_Task instructions_
Every entry is to be written out word for word.
*** Data records
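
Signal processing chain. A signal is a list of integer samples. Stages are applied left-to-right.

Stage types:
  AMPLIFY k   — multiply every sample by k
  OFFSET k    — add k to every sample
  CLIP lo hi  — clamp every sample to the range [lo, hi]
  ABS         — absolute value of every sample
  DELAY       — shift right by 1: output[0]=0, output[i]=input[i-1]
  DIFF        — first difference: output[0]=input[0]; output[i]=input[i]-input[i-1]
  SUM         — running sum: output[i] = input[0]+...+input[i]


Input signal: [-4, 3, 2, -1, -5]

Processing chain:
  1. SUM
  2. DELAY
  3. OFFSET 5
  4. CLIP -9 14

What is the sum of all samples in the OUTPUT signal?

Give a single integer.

Answer: 21

Derivation:
Input: [-4, 3, 2, -1, -5]
Stage 1 (SUM): sum[0..0]=-4, sum[0..1]=-1, sum[0..2]=1, sum[0..3]=0, sum[0..4]=-5 -> [-4, -1, 1, 0, -5]
Stage 2 (DELAY): [0, -4, -1, 1, 0] = [0, -4, -1, 1, 0] -> [0, -4, -1, 1, 0]
Stage 3 (OFFSET 5): 0+5=5, -4+5=1, -1+5=4, 1+5=6, 0+5=5 -> [5, 1, 4, 6, 5]
Stage 4 (CLIP -9 14): clip(5,-9,14)=5, clip(1,-9,14)=1, clip(4,-9,14)=4, clip(6,-9,14)=6, clip(5,-9,14)=5 -> [5, 1, 4, 6, 5]
Output sum: 21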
******
_Exercise solution_
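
Signal processing chain. A signal is a list of integer samples. Stages are applied left-to-right.

Stage types:
  AMPLIFY k   — multiply every sample by k
  OFFSET k    — add k to every sample
  CLIP lo hi  — clamp every sample to the range [lo, hi]
  ABS         — absolute value of every sample
  DELAY       — shift right by 1: output[0]=0, output[i]=input[i-1]
  DIFF        — first difference: output[0]=input[0]; output[i]=input[i]-input[i-1]
  SUM         — running sum: output[i] = input[0]+...+input[i]


Input signal: [-4, 3, 2, -1, -5]

Processing chain:
  1. SUM
  2. DELAY
  3. OFFSET 5
  4. CLIP -9 14

What is the sum of all samples in the OUTPUT signal?

Give a single integer.

Answer: 21

Derivation:
Input: [-4, 3, 2, -1, -5]
Stage 1 (SUM): sum[0..0]=-4, sum[0..1]=-1, sum[0..2]=1, sum[0..3]=0, sum[0..4]=-5 -> [-4, -1, 1, 0, -5]
Stage 2 (DELAY): [0, -4, -1, 1, 0] = [0, -4, -1, 1, 0] -> [0, -4, -1, 1, 0]
Stage 3 (OFFSET 5): 0+5=5, -4+5=1, -1+5=4, 1+5=6, 0+5=5 -> [5, 1, 4, 6, 5]
Stage 4 (CLIP -9 14): clip(5,-9,14)=5, clip(1,-9,14)=1, clip(4,-9,14)=4, clip(6,-9,14)=6, clip(5,-9,14)=5 -> [5, 1, 4, 6, 5]
Output sum: 21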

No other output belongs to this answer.